> [Data supplied]:

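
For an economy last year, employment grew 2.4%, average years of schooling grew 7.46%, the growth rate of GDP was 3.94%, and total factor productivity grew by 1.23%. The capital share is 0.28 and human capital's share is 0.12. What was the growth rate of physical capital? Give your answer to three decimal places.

1.339%

Labor's share = 1 − 0.28 − 0.12 = 0.6.
gY = gA + 0.12×7.46 + 0.6×2.4 + 0.28×g.
0.28×g = 3.94 − 1.23 − 2.3352 = 0.3748.
g = 0.3748 / 0.28 = 1.33857%.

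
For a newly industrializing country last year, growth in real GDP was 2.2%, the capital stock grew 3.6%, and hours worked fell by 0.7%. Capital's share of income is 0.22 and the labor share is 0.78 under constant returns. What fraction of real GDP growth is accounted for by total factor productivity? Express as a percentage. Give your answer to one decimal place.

Labor's share = 1 − 0.22 = 0.78.
The capital stock: 0.22 × 3.6 = 0.792 pp.
Hours worked: 0.78 × (-0.7) = -0.546 pp.
TFP growth = 2.2 − 0.246 = 1.954%.
TFP share of growth = 1.954 / 2.2 × 100 = 88.818%.

88.8%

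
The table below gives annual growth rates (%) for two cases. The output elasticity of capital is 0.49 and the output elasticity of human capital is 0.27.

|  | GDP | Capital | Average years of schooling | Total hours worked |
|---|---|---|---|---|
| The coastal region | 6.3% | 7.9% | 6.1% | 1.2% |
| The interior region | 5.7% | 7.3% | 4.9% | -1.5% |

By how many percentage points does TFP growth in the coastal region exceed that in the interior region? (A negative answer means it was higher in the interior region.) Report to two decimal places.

-0.67 percentage points

Labor's share = 1 − 0.49 − 0.27 = 0.24.
The coastal region: TFP = 6.3 − 3.871 − 1.647 − 0.288 = 0.494%.
The interior region: TFP = 5.7 − 3.577 − 1.323 + 0.36 = 1.16%.
Difference = 0.494 − (1.16) = -0.666 pp.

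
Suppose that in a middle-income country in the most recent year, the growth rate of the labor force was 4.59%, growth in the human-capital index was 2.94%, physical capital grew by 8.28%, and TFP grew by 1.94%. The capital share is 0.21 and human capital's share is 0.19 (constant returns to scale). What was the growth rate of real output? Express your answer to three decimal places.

Labor's share = 1 − 0.21 − 0.19 = 0.6.
Physical capital: 0.21 × 8.28 = 1.7388 pp.
The human-capital index: 0.19 × 2.94 = 0.5586 pp.
The labor force: 0.6 × 4.59 = 2.754 pp.
Output growth = 1.94 + 5.0514 = 6.9914%.

Real output growth was 6.991%.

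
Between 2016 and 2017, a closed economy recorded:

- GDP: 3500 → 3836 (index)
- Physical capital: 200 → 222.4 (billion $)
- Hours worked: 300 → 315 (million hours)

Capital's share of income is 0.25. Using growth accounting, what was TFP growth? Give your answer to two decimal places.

3.05%

GDP growth = (3836 − 3500) / 3500 = 9.6%.
Physical capital growth = (222.4 − 200) / 200 = 11.2%.
Hours worked growth = (315 − 300) / 300 = 5%.
Labor's share = 1 − 0.25 = 0.75.
Physical capital: 0.25 × 11.2 = 2.8 pp.
Hours worked: 0.75 × 5 = 3.75 pp.
TFP growth = 9.6 − 6.55 = 3.05%.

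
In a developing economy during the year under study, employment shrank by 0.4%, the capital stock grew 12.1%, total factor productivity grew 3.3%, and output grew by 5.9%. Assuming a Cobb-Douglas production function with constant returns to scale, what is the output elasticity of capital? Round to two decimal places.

α = 0.24

gY = gA + α·gK + (1−α)·gL, so gY − gA − gL = α(gK − gL).
5.9 − 3.3 + 0.4 = α × (12.1 − (-0.4)).
3 = 12.5 α, so α = 0.24.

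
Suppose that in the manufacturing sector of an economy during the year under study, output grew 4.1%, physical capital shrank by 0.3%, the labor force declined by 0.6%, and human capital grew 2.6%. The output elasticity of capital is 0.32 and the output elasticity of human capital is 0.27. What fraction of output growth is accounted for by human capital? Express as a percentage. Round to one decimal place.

Human capital contributed 0.27 × 2.6 = 0.702 pp.
Share of growth = 0.702 / 4.1 × 100 = 17.122%.

Human capital accounted for 17.1% of growth.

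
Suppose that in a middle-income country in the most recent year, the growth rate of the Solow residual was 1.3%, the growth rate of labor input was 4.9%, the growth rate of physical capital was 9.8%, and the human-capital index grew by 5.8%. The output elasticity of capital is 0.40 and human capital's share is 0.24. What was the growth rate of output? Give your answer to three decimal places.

Labor's share = 1 − 0.4 − 0.24 = 0.36.
Physical capital: 0.4 × 9.8 = 3.92 pp.
The human-capital index: 0.24 × 5.8 = 1.392 pp.
Labor input: 0.36 × 4.9 = 1.764 pp.
Output growth = 1.3 + 7.076 = 8.376%.

Output grew 8.376%.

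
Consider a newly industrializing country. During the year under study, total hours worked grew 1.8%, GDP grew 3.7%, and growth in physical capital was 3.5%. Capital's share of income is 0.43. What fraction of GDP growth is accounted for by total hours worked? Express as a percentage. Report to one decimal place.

Labor's share = 1 − 0.43 = 0.57.
Total hours worked contributed 0.57 × 1.8 = 1.026 pp.
Share of growth = 1.026 / 3.7 × 100 = 27.73%.

27.7%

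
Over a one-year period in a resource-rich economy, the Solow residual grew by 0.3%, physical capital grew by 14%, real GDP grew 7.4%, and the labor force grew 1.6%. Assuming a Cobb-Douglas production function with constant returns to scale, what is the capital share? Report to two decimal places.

gY = gA + α·gK + (1−α)·gL, so gY − gA − gL = α(gK − gL).
7.4 − 0.3 − 1.6 = α × (14 − 1.6).
5.5 = 12.4 α, so α = 0.4435.

α = 0.44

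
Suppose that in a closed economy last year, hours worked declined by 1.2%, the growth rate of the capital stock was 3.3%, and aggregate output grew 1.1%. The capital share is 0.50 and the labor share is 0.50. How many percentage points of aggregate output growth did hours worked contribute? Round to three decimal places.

Labor's share = 1 − 0.5 = 0.5.
Contribution = share × growth = 0.5 × (-1.2) = -0.6 pp.

-0.600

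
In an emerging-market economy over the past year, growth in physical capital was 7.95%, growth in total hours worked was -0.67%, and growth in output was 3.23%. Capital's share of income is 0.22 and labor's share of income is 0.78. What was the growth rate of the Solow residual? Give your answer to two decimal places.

Labor's share = 1 − 0.22 = 0.78.
Physical capital: 0.22 × 7.95 = 1.749 pp.
Total hours worked: 0.78 × (-0.67) = -0.5226 pp.
TFP growth = 3.23 − 1.2264 = 2.0036%.

2.00%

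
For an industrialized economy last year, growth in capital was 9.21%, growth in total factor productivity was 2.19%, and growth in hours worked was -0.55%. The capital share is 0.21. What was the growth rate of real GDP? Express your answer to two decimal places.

3.69%

Labor's share = 1 − 0.21 = 0.79.
Capital: 0.21 × 9.21 = 1.9341 pp.
Hours worked: 0.79 × (-0.55) = -0.4345 pp.
Output growth = 2.19 + 1.4996 = 3.6896%.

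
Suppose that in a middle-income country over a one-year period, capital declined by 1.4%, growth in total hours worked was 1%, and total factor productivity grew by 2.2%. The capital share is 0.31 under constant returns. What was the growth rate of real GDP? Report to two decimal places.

Labor's share = 1 − 0.31 = 0.69.
Capital: 0.31 × (-1.4) = -0.434 pp.
Total hours worked: 0.69 × 1 = 0.69 pp.
Output growth = 2.2 + 0.256 = 2.456%.

2.46%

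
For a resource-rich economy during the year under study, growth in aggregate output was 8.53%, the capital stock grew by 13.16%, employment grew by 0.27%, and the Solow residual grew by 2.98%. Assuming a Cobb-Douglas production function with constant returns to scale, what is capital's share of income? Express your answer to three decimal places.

0.410

gY = gA + α·gK + (1−α)·gL, so gY − gA − gL = α(gK − gL).
8.53 − 2.98 − 0.27 = α × (13.16 − 0.27).
5.28 = 12.89 α, so α = 0.40962.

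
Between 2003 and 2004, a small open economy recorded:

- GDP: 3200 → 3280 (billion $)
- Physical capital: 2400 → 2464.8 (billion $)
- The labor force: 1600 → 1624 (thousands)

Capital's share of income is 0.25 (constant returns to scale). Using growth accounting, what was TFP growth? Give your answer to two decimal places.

GDP growth = (3280 − 3200) / 3200 = 2.5%.
Physical capital growth = (2464.8 − 2400) / 2400 = 2.7%.
The labor force growth = (1624 − 1600) / 1600 = 1.5%.
Labor's share = 1 − 0.25 = 0.75.
Physical capital: 0.25 × 2.7 = 0.675 pp.
The labor force: 0.75 × 1.5 = 1.125 pp.
TFP growth = 2.5 − 1.8 = 0.7%.

TFP growth was 0.70%.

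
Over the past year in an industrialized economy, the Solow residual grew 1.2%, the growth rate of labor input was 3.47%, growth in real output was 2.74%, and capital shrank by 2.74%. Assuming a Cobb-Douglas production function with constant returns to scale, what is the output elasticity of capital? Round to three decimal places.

α = 0.311

gY = gA + α·gK + (1−α)·gL, so gY − gA − gL = α(gK − gL).
2.74 − 1.2 − 3.47 = α × (-2.74 − 3.47).
-1.93 = -6.21 α, so α = 0.31079.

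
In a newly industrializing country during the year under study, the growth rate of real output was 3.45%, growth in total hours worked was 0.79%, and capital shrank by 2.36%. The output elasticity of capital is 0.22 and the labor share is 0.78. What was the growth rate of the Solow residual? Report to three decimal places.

Labor's share = 1 − 0.22 = 0.78.
Capital: 0.22 × (-2.36) = -0.5192 pp.
Total hours worked: 0.78 × 0.79 = 0.6162 pp.
TFP growth = 3.45 − 0.097 = 3.353%.

The Solow residual grew 3.353%.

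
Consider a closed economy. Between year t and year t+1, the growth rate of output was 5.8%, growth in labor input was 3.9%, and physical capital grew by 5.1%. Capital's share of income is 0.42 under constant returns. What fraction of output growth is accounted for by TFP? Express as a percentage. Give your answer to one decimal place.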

> [Requirement]:
Only the lines containing the word "billion" should be returned from the data above.

> [Solution for this exercise]:
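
- Physical capital: 200 → 222.4 (billion $)
- GDP: 3200 → 3280 (billion $)
- Physical capital: 2400 → 2464.8 (billion $)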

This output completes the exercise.